__ASSIGNED TASK__: Print out every record exactly as it appears.

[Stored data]
• • • •

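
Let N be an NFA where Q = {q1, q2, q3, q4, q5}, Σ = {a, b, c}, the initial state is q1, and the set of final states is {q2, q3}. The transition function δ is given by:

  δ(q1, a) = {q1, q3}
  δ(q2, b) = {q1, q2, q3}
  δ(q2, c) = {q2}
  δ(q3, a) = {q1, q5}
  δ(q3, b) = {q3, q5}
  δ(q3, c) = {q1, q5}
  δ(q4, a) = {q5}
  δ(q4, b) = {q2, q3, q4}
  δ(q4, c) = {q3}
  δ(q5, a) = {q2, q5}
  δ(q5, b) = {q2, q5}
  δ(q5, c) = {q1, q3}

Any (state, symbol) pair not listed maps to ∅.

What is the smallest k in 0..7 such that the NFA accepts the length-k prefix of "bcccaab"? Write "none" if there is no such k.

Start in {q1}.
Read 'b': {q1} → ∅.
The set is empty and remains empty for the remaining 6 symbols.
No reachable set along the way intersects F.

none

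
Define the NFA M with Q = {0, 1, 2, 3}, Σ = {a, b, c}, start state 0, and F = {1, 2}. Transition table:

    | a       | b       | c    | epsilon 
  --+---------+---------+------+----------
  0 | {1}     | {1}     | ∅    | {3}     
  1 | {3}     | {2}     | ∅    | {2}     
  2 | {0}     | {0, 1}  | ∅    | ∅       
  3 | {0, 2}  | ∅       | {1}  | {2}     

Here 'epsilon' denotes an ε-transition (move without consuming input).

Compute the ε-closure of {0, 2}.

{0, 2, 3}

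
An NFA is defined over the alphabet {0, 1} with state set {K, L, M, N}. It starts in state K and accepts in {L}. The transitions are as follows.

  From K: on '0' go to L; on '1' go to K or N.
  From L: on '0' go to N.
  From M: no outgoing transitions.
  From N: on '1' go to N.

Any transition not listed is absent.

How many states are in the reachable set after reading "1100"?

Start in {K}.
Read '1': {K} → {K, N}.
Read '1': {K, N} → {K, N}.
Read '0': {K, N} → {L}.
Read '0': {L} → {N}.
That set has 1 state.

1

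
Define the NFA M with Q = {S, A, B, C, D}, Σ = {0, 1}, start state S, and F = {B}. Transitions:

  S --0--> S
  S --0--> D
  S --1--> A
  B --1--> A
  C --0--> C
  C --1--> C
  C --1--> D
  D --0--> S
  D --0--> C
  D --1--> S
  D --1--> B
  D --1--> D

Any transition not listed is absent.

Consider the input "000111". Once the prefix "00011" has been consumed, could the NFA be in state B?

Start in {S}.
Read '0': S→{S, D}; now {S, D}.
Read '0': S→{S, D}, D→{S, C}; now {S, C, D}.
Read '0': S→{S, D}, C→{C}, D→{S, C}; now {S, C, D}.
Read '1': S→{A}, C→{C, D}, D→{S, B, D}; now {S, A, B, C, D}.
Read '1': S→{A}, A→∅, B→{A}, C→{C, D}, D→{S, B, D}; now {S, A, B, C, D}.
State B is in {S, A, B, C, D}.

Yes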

• • • •

__RESPONSE__:
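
Let N be an NFA where Q = {q1, q2, q3, q4, q5}, Σ = {a, b, c}, the initial state is q1, and the set of final states is {q2, q3}. The transition function δ is given by:

  δ(q1, a) = {q1, q3}
  δ(q2, b) = {q1, q2, q3}
  δ(q2, c) = {q2}
  δ(q3, a) = {q1, q5}
  δ(q3, b) = {q3, q5}
  δ(q3, c) = {q1, q5}
  δ(q4, a) = {q5}
  δ(q4, b) = {q2, q3, q4}
  δ(q4, c) = {q3}
  δ(q5, a) = {q2, q5}
  δ(q5, b) = {q2, q5}
  δ(q5, c) = {q1, q3}

Any (state, symbol) pair not listed maps to ∅.

What is the smallest k in 0..7 such that the NFA accepts the length-k prefix of "bcccaab"? Write "none" if there is no such k.

Start in {q1}.
Read 'b': {q1} → ∅.
The set is empty and remains empty for the remaining 6 symbols.
No reachable set along the way intersects F.

none

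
Define the NFA M with Q = {0, 1, 2, 3}, Σ = {a, b, c}, start state 0, and F = {1, 2}. Transition table:

    | a       | b       | c    | epsilon 
  --+---------+---------+------+----------
  0 | {1}     | {1}     | ∅    | {3}     
  1 | {3}     | {2}     | ∅    | {2}     
  2 | {0}     | {0, 1}  | ∅    | ∅       
  3 | {0, 2}  | ∅       | {1}  | {2}     

Here 'epsilon' denotes an ε-transition (move without consuming input).

Compute the ε-closure of {0, 2}.

{0, 2, 3}

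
An NFA is defined over the alphabet {0, 1} with state set {K, L, M, N}. It starts in state K and accepts in {L}. The transitions are as follows.

  From K: on '0' go to L; on '1' go to K or N.
  From L: on '0' go to N.
  From M: no outgoing transitions.
  From N: on '1' go to N.

Any transition not listed is absent.

How many states are in the reachable set after reading "1100"?

Start in {K}.
Read '1': {K} → {K, N}.
Read '1': {K, N} → {K, N}.
Read '0': {K, N} → {L}.
Read '0': {L} → {N}.
That set has 1 state.

1

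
Define the NFA M with Q = {S, A, B, C, D}, Σ = {0, 1}, start state S, and F = {B}. Transitions:

  S --0--> S
  S --0--> D
  S --1--> A
  B --1--> A
  C --0--> C
  C --1--> C
  C --1--> D
  D --0--> S
  D --0--> C
  D --1--> S
  D --1--> B
  D --1--> D

Any transition not listed is absent.

Consider the input "000111". Once the prefix "00011" has been consumed, could the NFA be in state B?

Start in {S}.
Read '0': S→{S, D}; now {S, D}.
Read '0': S→{S, D}, D→{S, C}; now {S, C, D}.
Read '0': S→{S, D}, C→{C}, D→{S, C}; now {S, C, D}.
Read '1': S→{A}, C→{C, D}, D→{S, B, D}; now {S, A, B, C, D}.
Read '1': S→{A}, A→∅, B→{A}, C→{C, D}, D→{S, B, D}; now {S, A, B, C, D}.
State B is in {S, A, B, C, D}.

Yes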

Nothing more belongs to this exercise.